■ **Task description**:
For the records below, print the lines from the line with "FEN: 8/8/8/8/8/6Q1/8/2K4k b - - 0 1" through the line with "Black to move." exactly as written; include both end lines and exclude the rest.
─── Data in this exercise ───
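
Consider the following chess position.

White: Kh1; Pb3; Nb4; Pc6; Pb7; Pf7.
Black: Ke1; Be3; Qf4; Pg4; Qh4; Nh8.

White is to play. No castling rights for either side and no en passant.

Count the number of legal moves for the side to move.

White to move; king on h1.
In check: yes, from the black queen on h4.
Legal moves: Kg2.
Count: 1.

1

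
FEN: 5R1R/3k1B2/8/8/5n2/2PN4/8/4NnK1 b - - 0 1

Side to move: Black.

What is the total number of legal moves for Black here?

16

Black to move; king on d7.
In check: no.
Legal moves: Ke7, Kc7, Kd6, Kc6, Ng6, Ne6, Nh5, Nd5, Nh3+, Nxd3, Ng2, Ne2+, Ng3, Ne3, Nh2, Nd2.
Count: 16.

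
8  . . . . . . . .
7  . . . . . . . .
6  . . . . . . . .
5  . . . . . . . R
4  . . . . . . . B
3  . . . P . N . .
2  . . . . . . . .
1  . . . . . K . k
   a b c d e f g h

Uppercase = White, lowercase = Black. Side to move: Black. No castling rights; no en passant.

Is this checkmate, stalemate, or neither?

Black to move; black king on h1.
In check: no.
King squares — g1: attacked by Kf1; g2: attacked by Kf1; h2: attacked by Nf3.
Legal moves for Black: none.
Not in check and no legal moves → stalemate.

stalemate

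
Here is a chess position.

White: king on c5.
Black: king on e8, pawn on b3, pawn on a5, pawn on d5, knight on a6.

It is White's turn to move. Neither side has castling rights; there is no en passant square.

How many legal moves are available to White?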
───
─── Data in this exercise ───
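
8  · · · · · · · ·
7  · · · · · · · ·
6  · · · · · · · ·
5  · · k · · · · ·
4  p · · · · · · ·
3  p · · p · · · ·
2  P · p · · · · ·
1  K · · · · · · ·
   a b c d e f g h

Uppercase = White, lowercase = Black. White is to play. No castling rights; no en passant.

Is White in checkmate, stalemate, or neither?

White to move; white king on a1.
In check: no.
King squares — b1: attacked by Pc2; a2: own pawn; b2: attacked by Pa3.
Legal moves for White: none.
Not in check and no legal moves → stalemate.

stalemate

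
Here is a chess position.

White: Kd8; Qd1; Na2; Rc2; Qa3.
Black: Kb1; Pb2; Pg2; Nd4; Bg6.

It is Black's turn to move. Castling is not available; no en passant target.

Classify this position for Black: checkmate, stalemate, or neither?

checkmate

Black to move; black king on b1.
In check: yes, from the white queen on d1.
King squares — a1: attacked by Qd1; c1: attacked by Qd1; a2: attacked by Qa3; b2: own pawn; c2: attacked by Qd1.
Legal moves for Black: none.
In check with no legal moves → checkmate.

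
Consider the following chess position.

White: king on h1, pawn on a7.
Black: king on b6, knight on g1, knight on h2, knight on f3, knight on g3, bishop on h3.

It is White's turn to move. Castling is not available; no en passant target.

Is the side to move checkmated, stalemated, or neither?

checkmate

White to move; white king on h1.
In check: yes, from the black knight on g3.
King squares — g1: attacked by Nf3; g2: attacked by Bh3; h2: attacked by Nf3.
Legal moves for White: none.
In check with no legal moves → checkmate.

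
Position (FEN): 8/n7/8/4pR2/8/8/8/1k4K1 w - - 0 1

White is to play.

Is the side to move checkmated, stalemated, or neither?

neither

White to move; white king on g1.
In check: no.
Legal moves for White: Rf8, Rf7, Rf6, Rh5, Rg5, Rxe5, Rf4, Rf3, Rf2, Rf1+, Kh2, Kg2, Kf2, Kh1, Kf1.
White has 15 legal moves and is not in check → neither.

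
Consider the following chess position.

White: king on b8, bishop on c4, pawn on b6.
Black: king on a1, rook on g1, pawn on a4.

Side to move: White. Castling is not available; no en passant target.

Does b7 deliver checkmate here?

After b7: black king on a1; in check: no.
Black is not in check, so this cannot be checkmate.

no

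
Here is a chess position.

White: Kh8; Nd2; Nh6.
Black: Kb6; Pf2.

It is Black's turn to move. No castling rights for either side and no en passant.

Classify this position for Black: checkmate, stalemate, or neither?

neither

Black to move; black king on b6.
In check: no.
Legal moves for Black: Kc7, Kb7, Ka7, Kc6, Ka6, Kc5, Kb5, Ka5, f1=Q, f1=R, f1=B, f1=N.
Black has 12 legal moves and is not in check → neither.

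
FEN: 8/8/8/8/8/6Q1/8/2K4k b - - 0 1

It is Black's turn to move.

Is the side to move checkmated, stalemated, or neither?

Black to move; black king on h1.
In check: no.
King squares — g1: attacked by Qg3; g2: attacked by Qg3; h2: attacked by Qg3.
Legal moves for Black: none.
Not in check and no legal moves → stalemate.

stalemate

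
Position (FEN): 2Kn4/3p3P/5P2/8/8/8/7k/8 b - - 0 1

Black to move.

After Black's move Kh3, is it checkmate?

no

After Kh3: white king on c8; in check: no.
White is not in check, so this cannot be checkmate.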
───
■ **Reply to the task**:
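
FEN: 8/8/8/8/8/6Q1/8/2K4k b - - 0 1

It is Black's turn to move.

Is the side to move checkmated, stalemated, or neither?

Black to move; black king on h1.
In check: no.
King squares — g1: attacked by Qg3; g2: attacked by Qg3; h2: attacked by Qg3.
Legal moves for Black: none.
Not in check and no legal moves → stalemate.

stalemate

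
Position (FEN): 2Kn4/3p3P/5P2/8/8/8/7k/8 b - - 0 1

Black to move.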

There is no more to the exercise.